# Work instruction:
Beginning at the line containing "In an ascending" and continuing to the end of the records below, give each line again exactly as it stands, and only those lines.

===== Data provided =====

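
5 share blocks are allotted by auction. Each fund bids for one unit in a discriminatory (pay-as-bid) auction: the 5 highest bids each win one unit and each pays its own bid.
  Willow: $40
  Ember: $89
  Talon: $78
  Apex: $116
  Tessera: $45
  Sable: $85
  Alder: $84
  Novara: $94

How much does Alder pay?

Alder pays $84

Ordering the bids: 116 (Apex), 94 (Novara), 89 (Ember), 85 (Sable), 84 (Alder), 78 (Talon), 45 (Tessera), …
Top 5: Apex, Novara, Ember, Sable, Alder.
Alder wins → own bid $84.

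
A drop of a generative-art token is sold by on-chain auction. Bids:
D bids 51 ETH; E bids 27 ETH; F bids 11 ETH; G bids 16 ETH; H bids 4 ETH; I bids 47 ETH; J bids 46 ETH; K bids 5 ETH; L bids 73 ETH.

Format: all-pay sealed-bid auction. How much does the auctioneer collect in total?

Total revenue: 280 ETH

All-pay sealed-bid auction: the highest bidder wins the item, but every bidder pays their own bid.
Bids ranked: 73 (L) > 51 (D) > 47 (I) > 46 (J) > 27 (E) > 16 (G) > …
L wins with the top bid; all bids are sunk regardless.
Every bidder forfeits their bid regardless of winning.
Revenue = 51 + 27 + 11 + 16 + 4 + 47 + 46 + 5 + 73 = 280 ETH.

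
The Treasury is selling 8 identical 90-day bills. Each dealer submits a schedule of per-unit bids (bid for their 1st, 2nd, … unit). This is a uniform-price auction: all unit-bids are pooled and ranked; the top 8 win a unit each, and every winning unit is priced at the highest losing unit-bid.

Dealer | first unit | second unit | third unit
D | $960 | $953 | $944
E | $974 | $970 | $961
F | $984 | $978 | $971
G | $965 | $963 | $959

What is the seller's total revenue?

Pooled unit-bids ranked (top 8): 984 (F-1), 978 (F-2), 974 (E-1), 971 (F-3), 970 (E-2), 965 (G-1), 963 (G-2), 961 (E-3)
Highest rejected unit-bid = $960.
Allocation: E 3, F 3, G 2. Every unit priced at $960.
Revenue = 8 × 960 = $7,680.

Total revenue: $7,680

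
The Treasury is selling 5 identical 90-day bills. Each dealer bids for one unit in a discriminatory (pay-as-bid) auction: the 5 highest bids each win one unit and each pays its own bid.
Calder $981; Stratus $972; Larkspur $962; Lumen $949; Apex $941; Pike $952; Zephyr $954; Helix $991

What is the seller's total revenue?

Total revenue: $4,860

Sorting: 991 (Helix), 981 (Calder), 972 (Stratus), 962 (Larkspur), 954 (Zephyr), 952 (Pike), 949 (Lumen), …
The 5 highest are Helix, Calder, Stratus, Larkspur, Zephyr.
Total revenue = 991 + 981 + 972 + 962 + 954 = $4,860.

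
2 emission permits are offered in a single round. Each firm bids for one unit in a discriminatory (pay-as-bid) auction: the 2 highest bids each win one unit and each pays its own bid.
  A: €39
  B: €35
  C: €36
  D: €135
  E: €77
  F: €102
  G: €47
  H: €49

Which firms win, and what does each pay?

Bids ranked high→low: 135 (D), 102 (F), 77 (E), 49 (H), …
Winners (2 units): D, F.
Each winner pays its own bid: D €135, F €102.

D €135, F €102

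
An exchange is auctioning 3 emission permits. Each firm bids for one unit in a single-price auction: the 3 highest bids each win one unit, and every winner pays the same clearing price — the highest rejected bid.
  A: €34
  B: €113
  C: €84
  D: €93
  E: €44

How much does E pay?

E pays €0

Ordering the bids: 113 (B), 93 (D), 84 (C), 44 (E), 34 (A)
Top 3: B, D, C.
Clearing price = highest rejected bid = €44.
E does not win → pays €0.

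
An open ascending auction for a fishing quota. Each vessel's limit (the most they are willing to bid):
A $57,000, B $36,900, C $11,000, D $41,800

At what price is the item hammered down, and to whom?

Limits ranked: 57,000 (A) > 41,800 (D) > 36,900 (B) > 11,000 (C)
D is the last rival to drop out, at $41,800; A remains and wins at that price.

A wins at $41,800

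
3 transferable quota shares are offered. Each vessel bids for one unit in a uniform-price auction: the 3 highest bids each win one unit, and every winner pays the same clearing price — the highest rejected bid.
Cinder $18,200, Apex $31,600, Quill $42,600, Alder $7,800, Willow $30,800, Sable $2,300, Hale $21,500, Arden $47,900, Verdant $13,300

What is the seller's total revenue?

Ordering the bids: 47,900 (Arden), 42,600 (Quill), 31,600 (Apex), 30,800 (Willow), 21,500 (Hale), …
Winners (3 units): Arden, Quill, Apex.
Highest unsuccessful bid: $30,800 → clearing price.
Total revenue = 3 × $30,800 = $92,400.

Total revenue: $92,400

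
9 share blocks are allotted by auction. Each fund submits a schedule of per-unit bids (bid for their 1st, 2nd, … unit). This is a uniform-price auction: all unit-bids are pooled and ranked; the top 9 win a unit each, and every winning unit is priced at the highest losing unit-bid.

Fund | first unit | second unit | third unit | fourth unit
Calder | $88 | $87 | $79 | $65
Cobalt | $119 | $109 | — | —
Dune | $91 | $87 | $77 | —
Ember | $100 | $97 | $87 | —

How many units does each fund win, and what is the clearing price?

Merging the schedules and taking the best 9: 119 (Cobalt-1), 109 (Cobalt-2), 100 (Ember-1), 97 (Ember-2), 91 (Dune-1), 88 (Calder-1), 87 (Calder-2), 87 (Dune-2), 87 (Ember-3)
First bid not allocated: $79.
Allocation: Calder 2, Cobalt 2, Dune 2, Ember 3.

Calder 2, Cobalt 2, Dune 2, Ember 3; clearing price $79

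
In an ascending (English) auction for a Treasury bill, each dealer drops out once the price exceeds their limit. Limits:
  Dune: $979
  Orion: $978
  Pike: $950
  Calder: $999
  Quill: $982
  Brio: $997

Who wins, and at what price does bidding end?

Limits ranked: 999 (Calder) > 997 (Brio) > 982 (Quill) > 979 (Dune) > 978 (Orion) > 950 (Pike)
Once the price passes $997, only Calder is left; the hammer falls at Brio's limit of $997.

Calder wins at $997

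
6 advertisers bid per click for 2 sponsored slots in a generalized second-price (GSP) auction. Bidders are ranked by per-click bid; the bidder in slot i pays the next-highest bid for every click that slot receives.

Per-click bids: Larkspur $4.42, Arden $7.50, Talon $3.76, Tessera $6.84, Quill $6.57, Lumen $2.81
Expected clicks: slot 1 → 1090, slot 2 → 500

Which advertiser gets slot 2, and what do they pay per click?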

=====

# Answer below:
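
In an ascending (English) auction for a Treasury bill, each dealer drops out once the price exceeds their limit. Limits:
  Dune: $979
  Orion: $978
  Pike: $950
  Calder: $999
  Quill: $982
  Brio: $997

Who wins, and at what price does bidding end?

Limits ranked: 999 (Calder) > 997 (Brio) > 982 (Quill) > 979 (Dune) > 978 (Orion) > 950 (Pike)
Once the price passes $997, only Calder is left; the hammer falls at Brio's limit of $997.

Calder wins at $997

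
6 advertisers bid per click for 2 sponsored slots in a generalized second-price (GSP) auction. Bidders are ranked by per-click bid; the bidder in slot i pays the next-highest bid for every click that slot receives.

Per-click bids: Larkspur $4.42, Arden $7.50, Talon $3.76, Tessera $6.84, Quill $6.57, Lumen $2.81
Expected clicks: slot 1 → 1090, slot 2 → 500

Which advertiser gets slot 2, and what do they pay per click?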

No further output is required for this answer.